Assignment: Filter this material down to the lines that contain the string "dsDNA", and return those lines.

Dataset entries:

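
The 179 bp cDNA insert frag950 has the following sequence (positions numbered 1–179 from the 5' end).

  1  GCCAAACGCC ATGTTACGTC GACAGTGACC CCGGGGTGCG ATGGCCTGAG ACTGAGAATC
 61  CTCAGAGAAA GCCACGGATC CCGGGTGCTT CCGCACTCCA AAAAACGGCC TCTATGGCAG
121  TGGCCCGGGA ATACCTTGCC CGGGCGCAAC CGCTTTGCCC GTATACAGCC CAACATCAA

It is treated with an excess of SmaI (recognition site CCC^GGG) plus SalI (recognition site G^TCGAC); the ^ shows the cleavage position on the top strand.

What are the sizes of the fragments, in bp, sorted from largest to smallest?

50, 44, 38, 18, 15, 14 bp

SmaI sites (CCCGGG) start at positions 30, 80, 124, 139.
SmaI cuts after base 3 of each site, so after positions 32, 82, 126, 141.
The SalI site (GTCGAC) starts at position 18.
SalI cuts after the first base of each site, so after position 18.
Combined cut positions: 18, 32, 82, 126, 141.
Linear molecule, 5 cuts → 6 fragments:
  1–18 → 18 bp
  19–32 → 14 bp
  33–82 → 50 bp
  83–126 → 44 bp
  127–141 → 15 bp
  142–179 → 38 bp
Sorted largest to smallest: 50, 44, 38, 18, 15, 14 bp.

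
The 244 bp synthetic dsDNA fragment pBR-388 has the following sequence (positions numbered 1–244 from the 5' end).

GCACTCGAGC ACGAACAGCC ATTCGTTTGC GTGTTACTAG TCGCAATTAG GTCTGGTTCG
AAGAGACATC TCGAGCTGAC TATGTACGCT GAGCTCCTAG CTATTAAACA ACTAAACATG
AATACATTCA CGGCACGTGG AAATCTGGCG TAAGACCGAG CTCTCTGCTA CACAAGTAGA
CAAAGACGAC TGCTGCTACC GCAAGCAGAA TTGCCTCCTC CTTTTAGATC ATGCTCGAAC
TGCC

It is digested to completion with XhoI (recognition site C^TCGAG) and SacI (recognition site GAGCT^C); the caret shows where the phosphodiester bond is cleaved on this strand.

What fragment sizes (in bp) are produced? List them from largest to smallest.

82, 67, 66, 25, 4 bp

XhoI sites (CTCGAG) start at positions 4, 70.
XhoI cuts after the first base of each site, so after positions 4, 70.
SacI sites (GAGCTC) start at positions 91, 158.
SacI cuts after base 5 of each site (before the last base), so after positions 95, 162.
Combined cut positions: 4, 70, 95, 162.
Linear molecule, 4 cuts → 5 fragments:
  1–4 → 4 bp
  5–70 → 66 bp
  71–95 → 25 bp
  96–162 → 67 bp
  163–244 → 82 bp
Sorted largest to smallest: 82, 67, 66, 25, 4 bp.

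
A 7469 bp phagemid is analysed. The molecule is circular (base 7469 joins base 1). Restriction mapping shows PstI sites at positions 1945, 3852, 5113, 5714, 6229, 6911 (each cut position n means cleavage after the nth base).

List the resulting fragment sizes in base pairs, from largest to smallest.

2503, 1907, 1261, 682, 601, 515 bp

Circular molecule, 6 cuts → 6 fragments:
  3852 − 1945 = 1907 bp
  5113 − 3852 = 1261 bp
  5714 − 5113 = 601 bp
  6229 − 5714 = 515 bp
  6911 − 6229 = 682 bp
  wrap: 7469 − 6911 + 1945 = 2503 bp
Sorted largest to smallest: 2503, 1907, 1261, 682, 601, 515 bp.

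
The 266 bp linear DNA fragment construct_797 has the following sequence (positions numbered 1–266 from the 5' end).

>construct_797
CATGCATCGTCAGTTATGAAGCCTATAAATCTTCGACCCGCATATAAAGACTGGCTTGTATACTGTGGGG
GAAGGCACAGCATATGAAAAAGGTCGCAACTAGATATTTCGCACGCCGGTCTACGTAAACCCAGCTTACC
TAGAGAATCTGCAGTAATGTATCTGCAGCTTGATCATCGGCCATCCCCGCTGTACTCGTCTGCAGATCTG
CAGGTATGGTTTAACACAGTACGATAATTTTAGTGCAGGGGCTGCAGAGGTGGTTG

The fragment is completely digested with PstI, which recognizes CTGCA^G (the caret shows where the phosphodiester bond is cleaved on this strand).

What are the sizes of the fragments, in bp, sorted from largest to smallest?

PstI sites (CTGCAG) start at positions 149, 163, 200, 208, 252.
PstI cuts after base 5 of each site (before the last base), so after positions 153, 167, 204, 212, 256.
Linear molecule, 5 cuts → 6 fragments:
  1–153 → 153 bp
  154–167 → 14 bp
  168–204 → 37 bp
  205–212 → 8 bp
  213–256 → 44 bp
  257–266 → 10 bp
Sorted largest to smallest: 153, 44, 37, 14, 10, 8 bp.

153, 44, 37, 14, 10, 8 bp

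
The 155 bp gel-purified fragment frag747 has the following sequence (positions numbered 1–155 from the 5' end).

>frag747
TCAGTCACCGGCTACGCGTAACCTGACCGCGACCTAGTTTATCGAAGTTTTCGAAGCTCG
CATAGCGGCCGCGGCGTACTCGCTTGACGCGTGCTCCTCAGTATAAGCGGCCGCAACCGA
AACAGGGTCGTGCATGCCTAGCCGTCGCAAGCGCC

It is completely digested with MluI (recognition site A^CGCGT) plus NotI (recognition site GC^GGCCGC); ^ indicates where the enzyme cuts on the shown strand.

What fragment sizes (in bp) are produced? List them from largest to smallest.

52, 47, 21, 21, 14 bp

MluI sites (ACGCGT) start at positions 14, 87.
MluI cuts after the first base of each site, so after positions 14, 87.
NotI sites (GCGGCCGC) start at positions 65, 107.
NotI cuts after base 2 of each site, so after positions 66, 108.
Combined cut positions: 14, 66, 87, 108.
Linear molecule, 4 cuts → 5 fragments:
  1–14 → 14 bp
  15–66 → 52 bp
  67–87 → 21 bp
  88–108 → 21 bp
  109–155 → 47 bp
Sorted largest to smallest: 52, 47, 21, 21, 14 bp.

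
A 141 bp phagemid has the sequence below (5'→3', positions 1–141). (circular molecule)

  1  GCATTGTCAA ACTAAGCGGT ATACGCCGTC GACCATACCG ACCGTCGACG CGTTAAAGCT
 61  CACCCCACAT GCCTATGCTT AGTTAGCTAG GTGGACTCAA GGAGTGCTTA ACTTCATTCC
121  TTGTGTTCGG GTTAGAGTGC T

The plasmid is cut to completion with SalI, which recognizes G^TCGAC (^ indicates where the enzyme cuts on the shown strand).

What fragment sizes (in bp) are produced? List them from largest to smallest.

125, 16 bp

SalI sites (GTCGAC) start at positions 28, 44.
SalI cuts after the first base of each site, so after positions 28, 44.
Circular molecule, 2 cuts → 2 fragments:
  29–44 → 16 bp
  45–141 then 1–28 → 97 + 28 = 125 bp
Sorted largest to smallest: 125, 16 bp.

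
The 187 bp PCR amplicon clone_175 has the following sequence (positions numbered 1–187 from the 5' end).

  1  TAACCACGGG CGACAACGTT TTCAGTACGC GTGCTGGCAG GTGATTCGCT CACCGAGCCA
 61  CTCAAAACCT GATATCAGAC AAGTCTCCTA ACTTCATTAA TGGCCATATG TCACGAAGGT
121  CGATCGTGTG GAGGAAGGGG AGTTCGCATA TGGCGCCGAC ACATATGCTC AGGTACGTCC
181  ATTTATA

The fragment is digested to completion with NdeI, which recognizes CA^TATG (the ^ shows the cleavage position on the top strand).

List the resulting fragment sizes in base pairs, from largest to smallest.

NdeI sites (CATATG) start at positions 105, 147, 162.
NdeI cuts after base 2 of each site, so after positions 106, 148, 163.
Linear molecule, 3 cuts → 4 fragments:
  1–106 → 106 bp
  107–148 → 42 bp
  149–163 → 15 bp
  164–187 → 24 bp
Sorted largest to smallest: 106, 42, 24, 15 bp.

106, 42, 24, 15 bp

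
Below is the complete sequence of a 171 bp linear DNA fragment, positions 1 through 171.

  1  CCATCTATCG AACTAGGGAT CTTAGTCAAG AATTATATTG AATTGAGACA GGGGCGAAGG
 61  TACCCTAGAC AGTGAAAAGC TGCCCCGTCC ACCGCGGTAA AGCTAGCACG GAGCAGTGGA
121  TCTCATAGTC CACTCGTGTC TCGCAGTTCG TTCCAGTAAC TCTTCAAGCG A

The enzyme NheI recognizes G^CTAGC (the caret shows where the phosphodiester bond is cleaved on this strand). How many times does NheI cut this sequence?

1

GCTAGC occurs starting at position 102.
NheI cuts at 1 site.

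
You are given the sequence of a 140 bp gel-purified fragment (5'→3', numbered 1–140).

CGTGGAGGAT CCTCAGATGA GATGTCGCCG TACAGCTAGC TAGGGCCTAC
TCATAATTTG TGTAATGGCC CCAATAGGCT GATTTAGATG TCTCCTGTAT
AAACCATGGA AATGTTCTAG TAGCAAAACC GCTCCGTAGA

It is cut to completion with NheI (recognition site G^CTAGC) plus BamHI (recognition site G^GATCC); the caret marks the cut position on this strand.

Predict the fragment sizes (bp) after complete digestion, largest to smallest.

The NheI site (GCTAGC) starts at position 35.
NheI cuts after the first base of each site, so after position 35.
The BamHI site (GGATCC) starts at position 7.
BamHI cuts after the first base of each site, so after position 7.
Combined cut positions: 7, 35.
Linear molecule, 2 cuts → 3 fragments:
  1–7 → 7 bp
  8–35 → 28 bp
  36–140 → 105 bp
Sorted largest to smallest: 105, 28, 7 bp.

105, 28, 7 bp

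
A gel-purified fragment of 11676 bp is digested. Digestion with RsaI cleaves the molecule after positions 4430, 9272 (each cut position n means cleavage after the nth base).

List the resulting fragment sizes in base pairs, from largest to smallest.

Linear molecule, 2 cuts → 3 fragments:
  4430 − 0 = 4430 bp
  9272 − 4430 = 4842 bp
  11676 − 9272 = 2404 bp
Sorted largest to smallest: 4842, 4430, 2404 bp.

4842, 4430, 2404 bp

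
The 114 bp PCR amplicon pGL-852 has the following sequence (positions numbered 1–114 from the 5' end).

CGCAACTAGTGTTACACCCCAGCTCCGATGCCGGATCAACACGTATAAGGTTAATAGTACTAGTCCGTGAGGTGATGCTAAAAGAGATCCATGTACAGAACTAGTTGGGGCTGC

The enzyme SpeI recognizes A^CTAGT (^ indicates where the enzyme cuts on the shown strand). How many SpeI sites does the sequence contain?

ACTAGT occurs starting at positions 5, 59, 100.
SpeI cuts at 3 sites.

3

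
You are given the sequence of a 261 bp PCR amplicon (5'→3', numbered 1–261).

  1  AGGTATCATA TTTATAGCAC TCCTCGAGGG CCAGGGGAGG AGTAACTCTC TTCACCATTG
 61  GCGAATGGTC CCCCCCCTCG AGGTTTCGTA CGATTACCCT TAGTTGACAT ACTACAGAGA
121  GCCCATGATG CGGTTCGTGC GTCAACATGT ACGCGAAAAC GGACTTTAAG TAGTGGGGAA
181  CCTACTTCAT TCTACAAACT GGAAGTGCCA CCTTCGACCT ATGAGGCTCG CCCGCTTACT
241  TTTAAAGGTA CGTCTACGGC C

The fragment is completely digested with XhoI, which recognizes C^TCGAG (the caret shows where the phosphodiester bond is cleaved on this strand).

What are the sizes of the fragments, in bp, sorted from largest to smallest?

184, 54, 23 bp

XhoI sites (CTCGAG) start at positions 23, 77.
XhoI cuts after the first base of each site, so after positions 23, 77.
Linear molecule, 2 cuts → 3 fragments:
  1–23 → 23 bp
  24–77 → 54 bp
  78–261 → 184 bp
Sorted largest to smallest: 184, 54, 23 bp.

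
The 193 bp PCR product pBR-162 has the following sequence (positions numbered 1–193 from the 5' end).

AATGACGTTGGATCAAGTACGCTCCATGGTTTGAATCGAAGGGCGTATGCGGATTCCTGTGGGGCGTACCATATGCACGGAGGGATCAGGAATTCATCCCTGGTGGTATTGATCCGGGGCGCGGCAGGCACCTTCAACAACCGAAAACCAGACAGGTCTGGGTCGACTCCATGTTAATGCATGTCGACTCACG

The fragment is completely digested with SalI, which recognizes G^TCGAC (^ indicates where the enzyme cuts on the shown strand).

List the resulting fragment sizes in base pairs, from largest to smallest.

162, 21, 10 bp

SalI sites (GTCGAC) start at positions 162, 183.
SalI cuts after the first base of each site, so after positions 162, 183.
Linear molecule, 2 cuts → 3 fragments:
  1–162 → 162 bp
  163–183 → 21 bp
  184–193 → 10 bp
Sorted largest to smallest: 162, 21, 10 bp.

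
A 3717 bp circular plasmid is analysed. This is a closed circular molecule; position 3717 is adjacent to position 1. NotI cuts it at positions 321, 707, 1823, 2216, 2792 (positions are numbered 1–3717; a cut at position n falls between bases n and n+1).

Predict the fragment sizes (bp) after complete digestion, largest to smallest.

1246, 1116, 576, 393, 386 bp

Circular molecule, 5 cuts → 5 fragments:
  707 − 321 = 386 bp
  1823 − 707 = 1116 bp
  2216 − 1823 = 393 bp
  2792 − 2216 = 576 bp
  wrap: 3717 − 2792 + 321 = 1246 bp
Sorted largest to smallest: 1246, 1116, 576, 393, 386 bp.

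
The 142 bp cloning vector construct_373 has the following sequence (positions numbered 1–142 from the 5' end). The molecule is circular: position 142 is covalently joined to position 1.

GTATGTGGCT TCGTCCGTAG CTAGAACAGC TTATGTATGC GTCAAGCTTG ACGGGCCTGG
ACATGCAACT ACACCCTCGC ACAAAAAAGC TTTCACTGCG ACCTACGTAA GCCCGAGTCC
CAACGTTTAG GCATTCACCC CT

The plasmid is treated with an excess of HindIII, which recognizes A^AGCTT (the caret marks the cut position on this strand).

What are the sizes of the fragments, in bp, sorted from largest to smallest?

99, 43 bp

HindIII sites (AAGCTT) start at positions 44, 87.
HindIII cuts after the first base of each site, so after positions 44, 87.
Circular molecule, 2 cuts → 2 fragments:
  45–87 → 43 bp
  88–142 then 1–44 → 55 + 44 = 99 bp
Sorted largest to smallest: 99, 43 bp.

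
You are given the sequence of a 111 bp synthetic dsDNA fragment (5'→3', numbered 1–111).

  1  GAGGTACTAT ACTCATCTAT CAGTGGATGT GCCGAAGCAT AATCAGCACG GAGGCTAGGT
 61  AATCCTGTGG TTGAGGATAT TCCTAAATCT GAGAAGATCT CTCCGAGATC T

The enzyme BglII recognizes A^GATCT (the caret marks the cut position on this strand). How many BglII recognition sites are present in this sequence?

2

AGATCT occurs starting at positions 95, 106.
BglII cuts at 2 sites.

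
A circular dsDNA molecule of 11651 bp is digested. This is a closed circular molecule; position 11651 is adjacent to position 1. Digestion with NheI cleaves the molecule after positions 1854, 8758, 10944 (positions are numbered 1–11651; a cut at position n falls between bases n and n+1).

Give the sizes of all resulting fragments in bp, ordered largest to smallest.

Circular molecule, 3 cuts → 3 fragments:
  8758 − 1854 = 6904 bp
  10944 − 8758 = 2186 bp
  wrap: 11651 − 10944 + 1854 = 2561 bp
Sorted largest to smallest: 6904, 2561, 2186 bp.

6904, 2561, 2186 bp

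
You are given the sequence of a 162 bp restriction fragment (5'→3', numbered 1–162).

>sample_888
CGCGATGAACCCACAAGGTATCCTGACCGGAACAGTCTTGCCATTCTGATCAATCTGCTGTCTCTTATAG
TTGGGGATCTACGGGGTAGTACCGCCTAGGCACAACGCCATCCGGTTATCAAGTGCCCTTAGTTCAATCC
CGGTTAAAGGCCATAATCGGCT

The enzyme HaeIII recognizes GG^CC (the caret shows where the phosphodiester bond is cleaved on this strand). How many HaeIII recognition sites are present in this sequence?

1

GGCC occurs starting at position 149.
HaeIII cuts at 1 site.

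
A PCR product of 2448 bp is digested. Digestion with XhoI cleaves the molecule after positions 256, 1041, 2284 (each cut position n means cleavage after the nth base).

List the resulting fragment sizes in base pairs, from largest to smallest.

Linear molecule, 3 cuts → 4 fragments:
  256 − 0 = 256 bp
  1041 − 256 = 785 bp
  2284 − 1041 = 1243 bp
  2448 − 2284 = 164 bp
Sorted largest to smallest: 1243, 785, 256, 164 bp.

1243, 785, 256, 164 bp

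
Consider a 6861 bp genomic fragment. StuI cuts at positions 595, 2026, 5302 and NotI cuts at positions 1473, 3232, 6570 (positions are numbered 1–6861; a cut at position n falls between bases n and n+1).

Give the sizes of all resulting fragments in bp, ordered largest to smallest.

2070, 1268, 1206, 878, 595, 553, 291 bp

Combined cut positions (sorted): 595, 1473, 2026, 3232, 5302, 6570.
Linear molecule, 6 cuts → 7 fragments:
  595 − 0 = 595 bp
  1473 − 595 = 878 bp
  2026 − 1473 = 553 bp
  3232 − 2026 = 1206 bp
  5302 − 3232 = 2070 bp
  6570 − 5302 = 1268 bp
  6861 − 6570 = 291 bp
Sorted largest to smallest: 2070, 1268, 1206, 878, 595, 553, 291 bp.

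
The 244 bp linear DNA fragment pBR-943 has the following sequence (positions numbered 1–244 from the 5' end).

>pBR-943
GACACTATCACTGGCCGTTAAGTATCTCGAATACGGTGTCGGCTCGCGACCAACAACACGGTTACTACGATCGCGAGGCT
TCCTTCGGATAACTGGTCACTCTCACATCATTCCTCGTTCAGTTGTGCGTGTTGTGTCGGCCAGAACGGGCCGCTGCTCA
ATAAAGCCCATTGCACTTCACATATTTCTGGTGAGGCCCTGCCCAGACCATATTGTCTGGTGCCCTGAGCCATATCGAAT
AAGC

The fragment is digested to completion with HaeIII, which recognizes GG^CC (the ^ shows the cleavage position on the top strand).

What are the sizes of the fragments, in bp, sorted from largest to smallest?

126, 48, 46, 14, 10 bp

HaeIII sites (GGCC) start at positions 13, 139, 149, 195.
HaeIII cuts after base 2 of each site, so after positions 14, 140, 150, 196.
Linear molecule, 4 cuts → 5 fragments:
  1–14 → 14 bp
  15–140 → 126 bp
  141–150 → 10 bp
  151–196 → 46 bp
  197–244 → 48 bp
Sorted largest to smallest: 126, 48, 46, 14, 10 bp.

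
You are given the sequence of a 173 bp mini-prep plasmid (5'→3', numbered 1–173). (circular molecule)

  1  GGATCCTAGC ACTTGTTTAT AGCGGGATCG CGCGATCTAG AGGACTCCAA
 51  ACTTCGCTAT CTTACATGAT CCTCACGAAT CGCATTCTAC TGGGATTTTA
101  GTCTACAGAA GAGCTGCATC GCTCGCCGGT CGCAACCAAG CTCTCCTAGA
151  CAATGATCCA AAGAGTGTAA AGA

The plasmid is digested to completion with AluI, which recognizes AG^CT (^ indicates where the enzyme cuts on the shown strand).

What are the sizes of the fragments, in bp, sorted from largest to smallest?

146, 27 bp

AluI sites (AGCT) start at positions 112, 139.
AluI cuts after base 2 of each site, so after positions 113, 140.
Circular molecule, 2 cuts → 2 fragments:
  114–140 → 27 bp
  141–173 then 1–113 → 33 + 113 = 146 bp
Sorted largest to smallest: 146, 27 bp.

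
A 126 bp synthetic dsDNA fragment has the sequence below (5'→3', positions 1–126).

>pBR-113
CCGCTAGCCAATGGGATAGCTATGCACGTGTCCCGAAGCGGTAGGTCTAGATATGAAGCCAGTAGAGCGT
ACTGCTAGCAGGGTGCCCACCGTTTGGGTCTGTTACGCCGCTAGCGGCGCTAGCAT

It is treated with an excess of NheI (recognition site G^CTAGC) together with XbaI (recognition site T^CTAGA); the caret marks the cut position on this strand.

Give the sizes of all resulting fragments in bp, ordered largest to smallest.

NheI sites (GCTAGC) start at positions 3, 74, 110, 119.
NheI cuts after the first base of each site, so after positions 3, 74, 110, 119.
The XbaI site (TCTAGA) starts at position 46.
XbaI cuts after the first base of each site, so after position 46.
Combined cut positions: 3, 46, 74, 110, 119.
Linear molecule, 5 cuts → 6 fragments:
  1–3 → 3 bp
  4–46 → 43 bp
  47–74 → 28 bp
  75–110 → 36 bp
  111–119 → 9 bp
  120–126 → 7 bp
Sorted largest to smallest: 43, 36, 28, 9, 7, 3 bp.

43, 36, 28, 9, 7, 3 bp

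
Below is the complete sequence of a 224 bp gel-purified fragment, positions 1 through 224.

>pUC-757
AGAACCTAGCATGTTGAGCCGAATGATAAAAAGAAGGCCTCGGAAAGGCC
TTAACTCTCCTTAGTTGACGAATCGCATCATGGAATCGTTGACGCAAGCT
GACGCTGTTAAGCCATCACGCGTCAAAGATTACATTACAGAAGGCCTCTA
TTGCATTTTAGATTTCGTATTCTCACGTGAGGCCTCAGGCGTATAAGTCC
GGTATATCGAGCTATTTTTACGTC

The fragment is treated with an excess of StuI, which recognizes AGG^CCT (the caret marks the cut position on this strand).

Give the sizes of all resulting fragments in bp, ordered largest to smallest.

96, 42, 38, 37, 11 bp

StuI sites (AGGCCT) start at positions 35, 46, 142, 180.
StuI cuts after base 3 of each site, so after positions 37, 48, 144, 182.
Linear molecule, 4 cuts → 5 fragments:
  1–37 → 37 bp
  38–48 → 11 bp
  49–144 → 96 bp
  145–182 → 38 bp
  183–224 → 42 bp
Sorted largest to smallest: 96, 42, 38, 37, 11 bp.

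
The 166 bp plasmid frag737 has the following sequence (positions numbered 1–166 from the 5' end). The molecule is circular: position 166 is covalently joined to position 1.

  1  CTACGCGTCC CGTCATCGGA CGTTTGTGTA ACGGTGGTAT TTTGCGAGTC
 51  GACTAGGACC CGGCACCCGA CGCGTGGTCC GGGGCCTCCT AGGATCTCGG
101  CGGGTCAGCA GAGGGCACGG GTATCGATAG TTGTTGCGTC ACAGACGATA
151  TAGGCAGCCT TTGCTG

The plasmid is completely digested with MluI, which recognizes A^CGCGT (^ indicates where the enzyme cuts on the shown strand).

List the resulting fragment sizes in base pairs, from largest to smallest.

MluI sites (ACGCGT) start at positions 3, 70.
MluI cuts after the first base of each site, so after positions 3, 70.
Circular molecule, 2 cuts → 2 fragments:
  4–70 → 67 bp
  71–166 then 1–3 → 96 + 3 = 99 bp
Sorted largest to smallest: 99, 67 bp.

99, 67 bp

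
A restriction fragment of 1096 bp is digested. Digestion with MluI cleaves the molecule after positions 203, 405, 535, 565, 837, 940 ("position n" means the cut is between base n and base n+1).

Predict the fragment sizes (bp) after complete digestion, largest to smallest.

272, 203, 202, 156, 130, 103, 30 bp

Linear molecule, 6 cuts → 7 fragments:
  203 − 0 = 203 bp
  405 − 203 = 202 bp
  535 − 405 = 130 bp
  565 − 535 = 30 bp
  837 − 565 = 272 bp
  940 − 837 = 103 bp
  1096 − 940 = 156 bp
Sorted largest to smallest: 272, 203, 202, 156, 130, 103, 30 bp.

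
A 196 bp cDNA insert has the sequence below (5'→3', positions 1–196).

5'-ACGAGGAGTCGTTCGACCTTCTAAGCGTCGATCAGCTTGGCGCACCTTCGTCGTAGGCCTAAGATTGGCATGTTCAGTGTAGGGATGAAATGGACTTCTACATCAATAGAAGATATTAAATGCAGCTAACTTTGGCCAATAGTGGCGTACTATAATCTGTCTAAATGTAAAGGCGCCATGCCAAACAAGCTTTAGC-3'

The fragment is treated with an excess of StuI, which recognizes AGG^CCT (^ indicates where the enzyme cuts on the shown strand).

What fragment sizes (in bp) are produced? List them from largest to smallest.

139, 57 bp

The StuI site (AGGCCT) starts at position 55.
StuI cuts after base 3 of each site, so after position 57.
Linear molecule, 1 cut → 2 fragments:
  1–57 → 57 bp
  58–196 → 139 bp
Sorted largest to smallest: 139, 57 bp.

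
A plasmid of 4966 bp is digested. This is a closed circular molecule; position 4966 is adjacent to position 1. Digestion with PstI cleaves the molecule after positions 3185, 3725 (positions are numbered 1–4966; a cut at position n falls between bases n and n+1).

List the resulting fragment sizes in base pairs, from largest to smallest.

Circular molecule, 2 cuts → 2 fragments:
  3725 − 3185 = 540 bp
  wrap: 4966 − 3725 + 3185 = 4426 bp
Sorted largest to smallest: 4426, 540 bp.

4426, 540 bp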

Exercise output:
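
The 244 bp synthetic dsDNA fragment pBR-388 has the following sequence (positions numbered 1–244 from the 5' end).
You are given the sequence of a 111 bp synthetic dsDNA fragment (5'→3', numbered 1–111).
A circular dsDNA molecule of 11651 bp is digested. This is a closed circular molecule; position 11651 is adjacent to position 1. Digestion with NheI cleaves the molecule after positions 1854, 8758, 10944 (positions are numbered 1–11651; a cut at position n falls between bases n and n+1).
A 126 bp synthetic dsDNA fragment has the sequence below (5'→3', positions 1–126).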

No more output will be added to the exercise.